• Task description: Repeat all of the data precisely.

• Data excerpts:
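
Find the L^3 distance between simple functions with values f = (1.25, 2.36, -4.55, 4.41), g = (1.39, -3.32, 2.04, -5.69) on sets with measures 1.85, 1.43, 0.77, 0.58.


Step 1: Compute differences f_i - g_i:
  1.25 - 1.39 = -0.14
  2.36 - -3.32 = 5.68
  -4.55 - 2.04 = -6.59
  4.41 - -5.69 = 10.1
Step 2: Compute |diff|^3 * measure for each set:
  |-0.14|^3 * 1.85 = 0.002744 * 1.85 = 0.005076
  |5.68|^3 * 1.43 = 183.250432 * 1.43 = 262.048118
  |-6.59|^3 * 0.77 = 286.191179 * 0.77 = 220.367208
  |10.1|^3 * 0.58 = 1030.301 * 0.58 = 597.57458
Step 3: Sum = 1079.994982
Step 4: ||f-g||_3 = (1079.994982)^(1/3) = 10.25984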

• Your solution:
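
Find the L^3 distance between simple functions with values f = (1.25, 2.36, -4.55, 4.41), g = (1.39, -3.32, 2.04, -5.69) on sets with measures 1.85, 1.43, 0.77, 0.58.


Step 1: Compute differences f_i - g_i:
  1.25 - 1.39 = -0.14
  2.36 - -3.32 = 5.68
  -4.55 - 2.04 = -6.59
  4.41 - -5.69 = 10.1
Step 2: Compute |diff|^3 * measure for each set:
  |-0.14|^3 * 1.85 = 0.002744 * 1.85 = 0.005076
  |5.68|^3 * 1.43 = 183.250432 * 1.43 = 262.048118
  |-6.59|^3 * 0.77 = 286.191179 * 0.77 = 220.367208
  |10.1|^3 * 0.58 = 1030.301 * 0.58 = 597.57458
Step 3: Sum = 1079.994982
Step 4: ||f-g||_3 = (1079.994982)^(1/3) = 10.25984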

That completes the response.